- Opening Delimiter -

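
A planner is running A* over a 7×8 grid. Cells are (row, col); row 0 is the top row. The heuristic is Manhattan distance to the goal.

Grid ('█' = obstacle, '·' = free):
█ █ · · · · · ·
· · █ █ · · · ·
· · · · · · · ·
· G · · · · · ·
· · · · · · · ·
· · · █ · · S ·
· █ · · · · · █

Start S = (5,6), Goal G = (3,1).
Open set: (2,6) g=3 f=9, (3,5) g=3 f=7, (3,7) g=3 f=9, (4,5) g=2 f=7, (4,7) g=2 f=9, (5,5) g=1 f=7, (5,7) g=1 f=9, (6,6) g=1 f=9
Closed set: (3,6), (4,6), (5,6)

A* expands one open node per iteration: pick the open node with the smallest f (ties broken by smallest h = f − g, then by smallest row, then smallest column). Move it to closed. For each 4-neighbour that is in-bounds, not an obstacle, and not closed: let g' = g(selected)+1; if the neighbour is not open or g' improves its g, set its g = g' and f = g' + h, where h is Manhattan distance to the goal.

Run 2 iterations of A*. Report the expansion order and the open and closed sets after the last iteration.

order=[(3,5) → (3,4)]; open=[(2,4) g=5 f=9, (2,5) g=4 f=9, (2,6) g=3 f=9, (3,3) g=5 f=7, (3,7) g=3 f=9, (4,4) g=5 f=9, (4,5) g=2 f=7, (4,7) g=2 f=9, (5,5) g=1 f=7, (5,7) g=1 f=9, (6,6) g=1 f=9]; closed=[(3,4), (3,5), (3,6), (4,6), (5,6)]

step 1: expand (3,5) (f=7, h=4) → closed; open now [(2,5) g=4 f=9, (2,6) g=3 f=9, (3,4) g=4 f=7, (3,7) g=3 f=9, (4,5) g=2 f=7, (4,7) g=2 f=9, (5,5) g=1 f=7, (5,7) g=1 f=9, (6,6) g=1 f=9]
step 2: expand (3,4) (f=7, h=3) → closed; open now [(2,4) g=5 f=9, (2,5) g=4 f=9, (2,6) g=3 f=9, (3,3) g=5 f=7, (3,7) g=3 f=9, (4,4) g=5 f=9, (4,5) g=2 f=7, (4,7) g=2 f=9, (5,5) g=1 f=7, (5,7) g=1 f=9, (6,6) g=1 f=9]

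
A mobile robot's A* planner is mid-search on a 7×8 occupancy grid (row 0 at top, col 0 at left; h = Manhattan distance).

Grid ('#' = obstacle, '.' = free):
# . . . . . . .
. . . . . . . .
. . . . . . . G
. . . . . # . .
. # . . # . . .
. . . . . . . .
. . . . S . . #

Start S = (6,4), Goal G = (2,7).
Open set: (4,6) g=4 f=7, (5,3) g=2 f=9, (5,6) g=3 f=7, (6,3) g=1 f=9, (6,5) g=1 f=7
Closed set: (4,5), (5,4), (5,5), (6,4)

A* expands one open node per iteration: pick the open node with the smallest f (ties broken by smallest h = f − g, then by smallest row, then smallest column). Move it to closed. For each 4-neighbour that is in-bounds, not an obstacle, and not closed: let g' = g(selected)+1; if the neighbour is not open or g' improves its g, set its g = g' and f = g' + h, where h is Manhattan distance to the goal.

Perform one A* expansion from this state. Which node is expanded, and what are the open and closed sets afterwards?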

- Closing Delimiter -

Brief: Copy the listing exactly.

Reply:
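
A planner is running A* over a 7×8 grid. Cells are (row, col); row 0 is the top row. The heuristic is Manhattan distance to the goal.

Grid ('█' = obstacle, '·' = free):
█ █ · · · · · ·
· · █ █ · · · ·
· · · · · · · ·
· G · · · · · ·
· · · · · · · ·
· · · █ · · S ·
· █ · · · · · █

Start S = (5,6), Goal G = (3,1).
Open set: (2,6) g=3 f=9, (3,5) g=3 f=7, (3,7) g=3 f=9, (4,5) g=2 f=7, (4,7) g=2 f=9, (5,5) g=1 f=7, (5,7) g=1 f=9, (6,6) g=1 f=9
Closed set: (3,6), (4,6), (5,6)

A* expands one open node per iteration: pick the open node with the smallest f (ties broken by smallest h = f − g, then by smallest row, then smallest column). Move it to closed. For each 4-neighbour that is in-bounds, not an obstacle, and not closed: let g' = g(selected)+1; if the neighbour is not open or g' improves its g, set its g = g' and f = g' + h, where h is Manhattan distance to the goal.

Run 2 iterations of A*. Report the expansion order and the open and closed sets after the last iteration.

order=[(3,5) → (3,4)]; open=[(2,4) g=5 f=9, (2,5) g=4 f=9, (2,6) g=3 f=9, (3,3) g=5 f=7, (3,7) g=3 f=9, (4,4) g=5 f=9, (4,5) g=2 f=7, (4,7) g=2 f=9, (5,5) g=1 f=7, (5,7) g=1 f=9, (6,6) g=1 f=9]; closed=[(3,4), (3,5), (3,6), (4,6), (5,6)]

step 1: expand (3,5) (f=7, h=4) → closed; open now [(2,5) g=4 f=9, (2,6) g=3 f=9, (3,4) g=4 f=7, (3,7) g=3 f=9, (4,5) g=2 f=7, (4,7) g=2 f=9, (5,5) g=1 f=7, (5,7) g=1 f=9, (6,6) g=1 f=9]
step 2: expand (3,4) (f=7, h=3) → closed; open now [(2,4) g=5 f=9, (2,5) g=4 f=9, (2,6) g=3 f=9, (3,3) g=5 f=7, (3,7) g=3 f=9, (4,4) g=5 f=9, (4,5) g=2 f=7, (4,7) g=2 f=9, (5,5) g=1 f=7, (5,7) g=1 f=9, (6,6) g=1 f=9]

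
A mobile robot's A* planner is mid-search on a 7×8 occupancy grid (row 0 at top, col 0 at left; h = Manhattan distance).

Grid ('#' = obstacle, '.' = free):
# . . . . . . .
. . . . . . . .
. . . . . . . G
. . . . . # . .
. # . . # . . .
. . . . . . . .
. . . . S . . #

Start S = (6,4), Goal G = (2,7).
Open set: (4,6) g=4 f=7, (5,3) g=2 f=9, (5,6) g=3 f=7, (6,3) g=1 f=9, (6,5) g=1 f=7
Closed set: (4,5), (5,4), (5,5), (6,4)

A* expands one open node per iteration: pick the open node with the smallest f (ties broken by smallest h = f − g, then by smallest row, then smallest column). Move it to closed. For each 4-neighbour that is in-bounds, not an obstacle, and not closed: let g' = g(selected)+1; if the neighbour is not open or g' improves its g, set its g = g' and f = g' + h, where h is Manhattan distance to the goal.

Perform one A* expansion from this state. Which node is expanded, and what are the open and closed sets afterwards?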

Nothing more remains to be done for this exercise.